Stored data entries =

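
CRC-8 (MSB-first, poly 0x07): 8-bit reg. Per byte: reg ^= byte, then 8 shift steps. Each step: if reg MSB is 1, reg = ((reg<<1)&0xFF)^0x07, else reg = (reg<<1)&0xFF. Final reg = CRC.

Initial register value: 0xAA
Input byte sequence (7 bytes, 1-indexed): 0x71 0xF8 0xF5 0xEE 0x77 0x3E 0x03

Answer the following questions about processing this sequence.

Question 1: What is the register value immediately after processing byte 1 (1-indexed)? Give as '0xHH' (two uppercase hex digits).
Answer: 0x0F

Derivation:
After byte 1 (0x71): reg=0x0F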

* * *

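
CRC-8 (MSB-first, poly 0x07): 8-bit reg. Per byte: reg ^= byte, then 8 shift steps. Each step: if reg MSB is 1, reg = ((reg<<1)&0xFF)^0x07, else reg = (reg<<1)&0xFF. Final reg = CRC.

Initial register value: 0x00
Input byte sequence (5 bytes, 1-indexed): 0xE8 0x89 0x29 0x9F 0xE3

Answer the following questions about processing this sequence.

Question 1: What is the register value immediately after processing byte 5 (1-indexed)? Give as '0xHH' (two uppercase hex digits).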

---

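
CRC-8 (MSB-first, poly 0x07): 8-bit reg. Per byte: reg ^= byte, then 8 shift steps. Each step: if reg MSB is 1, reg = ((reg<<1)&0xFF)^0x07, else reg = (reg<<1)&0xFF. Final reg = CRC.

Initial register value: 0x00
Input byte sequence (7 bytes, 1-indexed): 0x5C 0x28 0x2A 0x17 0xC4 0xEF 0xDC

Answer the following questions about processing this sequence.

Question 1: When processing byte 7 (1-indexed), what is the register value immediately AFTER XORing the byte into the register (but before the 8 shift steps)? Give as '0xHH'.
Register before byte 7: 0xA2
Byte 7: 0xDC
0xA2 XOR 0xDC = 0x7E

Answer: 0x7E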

Task description = What is needed is an exact copy of the lines above, from the one containing "Input byte sequence (5" through the one containing "processing byte 5", with nothing added.

Response to the exercise =
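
Input byte sequence (5 bytes, 1-indexed): 0xE8 0x89 0x29 0x9F 0xE3

Answer the following questions about processing this sequence.

Question 1: What is the register value immediately after processing byte 5 (1-indexed)? Give as '0xHH' (two uppercase hex digits).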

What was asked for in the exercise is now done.